EXERCISE => Return exactly the lines of the records below, starting at the line that contains "We observed 2" and ending at the line that contains "A history is", with both of those lines kept.
*** DATA FOR THIS EXERCISE
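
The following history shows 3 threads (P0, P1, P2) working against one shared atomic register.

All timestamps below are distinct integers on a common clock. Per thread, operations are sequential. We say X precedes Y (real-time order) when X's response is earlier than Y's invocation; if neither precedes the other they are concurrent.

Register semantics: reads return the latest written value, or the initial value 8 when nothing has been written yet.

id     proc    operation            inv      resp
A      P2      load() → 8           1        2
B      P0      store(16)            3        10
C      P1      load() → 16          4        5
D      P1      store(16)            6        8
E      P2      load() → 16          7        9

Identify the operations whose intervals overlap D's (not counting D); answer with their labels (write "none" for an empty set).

concurrent with D ([6,8]): every op whose interval crosses 6..8
A [1,2]: before
B [3,10]: concurrent
C [4,5]: before
E [7,9]: concurrent

B, E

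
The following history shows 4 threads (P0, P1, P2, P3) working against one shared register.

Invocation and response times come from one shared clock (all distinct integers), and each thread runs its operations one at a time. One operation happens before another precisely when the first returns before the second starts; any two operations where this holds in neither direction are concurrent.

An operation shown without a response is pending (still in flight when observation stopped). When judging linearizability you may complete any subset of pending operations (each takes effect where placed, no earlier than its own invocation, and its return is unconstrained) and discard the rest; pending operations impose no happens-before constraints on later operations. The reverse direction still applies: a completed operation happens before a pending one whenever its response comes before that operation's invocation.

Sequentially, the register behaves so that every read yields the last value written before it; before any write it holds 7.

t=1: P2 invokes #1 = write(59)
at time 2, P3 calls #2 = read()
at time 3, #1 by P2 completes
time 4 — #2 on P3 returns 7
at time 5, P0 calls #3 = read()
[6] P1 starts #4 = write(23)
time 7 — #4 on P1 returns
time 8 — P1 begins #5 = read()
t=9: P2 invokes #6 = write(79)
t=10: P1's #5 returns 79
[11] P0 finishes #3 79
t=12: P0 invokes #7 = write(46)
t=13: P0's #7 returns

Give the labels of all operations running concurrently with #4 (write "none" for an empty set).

#3

#4 runs from 6 to 7; window-overlapping ops are concurrent
#1 [1,3]: before
#2 [2,4]: before
#3 [5,11]: concurrent
#5 [8,10]: after
#6 [9,…): after
#7 [12,13]: after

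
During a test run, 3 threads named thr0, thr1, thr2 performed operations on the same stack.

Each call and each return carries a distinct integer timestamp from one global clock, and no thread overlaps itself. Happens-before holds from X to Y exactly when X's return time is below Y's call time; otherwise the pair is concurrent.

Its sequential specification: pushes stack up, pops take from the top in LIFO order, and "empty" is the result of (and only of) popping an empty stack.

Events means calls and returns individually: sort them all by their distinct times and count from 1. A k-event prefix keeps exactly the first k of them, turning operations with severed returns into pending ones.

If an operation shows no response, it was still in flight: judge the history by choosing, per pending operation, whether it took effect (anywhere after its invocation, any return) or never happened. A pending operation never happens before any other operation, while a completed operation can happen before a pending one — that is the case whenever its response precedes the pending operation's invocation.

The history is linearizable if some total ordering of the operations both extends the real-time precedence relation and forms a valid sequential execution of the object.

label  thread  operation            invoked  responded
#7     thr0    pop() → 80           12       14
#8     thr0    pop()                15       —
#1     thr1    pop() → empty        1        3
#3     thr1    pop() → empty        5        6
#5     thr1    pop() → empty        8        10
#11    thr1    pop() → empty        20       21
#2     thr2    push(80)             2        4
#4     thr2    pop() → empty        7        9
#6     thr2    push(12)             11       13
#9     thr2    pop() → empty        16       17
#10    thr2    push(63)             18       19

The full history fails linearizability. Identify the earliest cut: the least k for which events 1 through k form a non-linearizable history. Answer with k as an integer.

6

events 1..5 are still linearizable — one witness is #1, #2:
1. #1 pop() → empty, leaving stack <>
2. #2 push(80), leaving stack <80>
include event 6 — #3 responding at 6 — and every candidate order breaks
for example #1, #2, #3 fails at step 3: #3 pop() → empty is not legal there
for example #2, #1, #3 fails at step 2: #1 pop() → empty is not legal there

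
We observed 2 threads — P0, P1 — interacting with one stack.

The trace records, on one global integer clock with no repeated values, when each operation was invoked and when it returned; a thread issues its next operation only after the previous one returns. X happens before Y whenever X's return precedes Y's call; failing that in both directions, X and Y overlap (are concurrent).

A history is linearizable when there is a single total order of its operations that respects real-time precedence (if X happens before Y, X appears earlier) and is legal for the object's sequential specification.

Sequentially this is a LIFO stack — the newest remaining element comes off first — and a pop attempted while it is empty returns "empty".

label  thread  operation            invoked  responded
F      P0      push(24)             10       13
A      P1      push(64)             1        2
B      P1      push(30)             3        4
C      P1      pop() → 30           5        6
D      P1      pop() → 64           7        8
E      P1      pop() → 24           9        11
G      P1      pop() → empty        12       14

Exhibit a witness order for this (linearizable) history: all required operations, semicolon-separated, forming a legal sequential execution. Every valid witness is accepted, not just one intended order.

A; B; C; D; F; E; G

after step 1 (A push(64)): stack <64>
after step 2 (B push(30)): stack <64,30>
after step 3 (C pop() → 30): stack <64>
after step 4 (D pop() → 64): stack <>
after step 5 (F push(24)): stack <24>
after step 6 (E pop() → 24): stack <>
after step 7 (G pop() → empty): stack <>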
******
TASK ANSWER =>
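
We observed 2 threads — P0, P1 — interacting with one stack.

The trace records, on one global integer clock with no repeated values, when each operation was invoked and when it returned; a thread issues its next operation only after the previous one returns. X happens before Y whenever X's return precedes Y's call; failing that in both directions, X and Y overlap (are concurrent).

A history is linearizable when there is a single total order of its operations that respects real-time precedence (if X happens before Y, X appears earlier) and is legal for the object's sequential specification.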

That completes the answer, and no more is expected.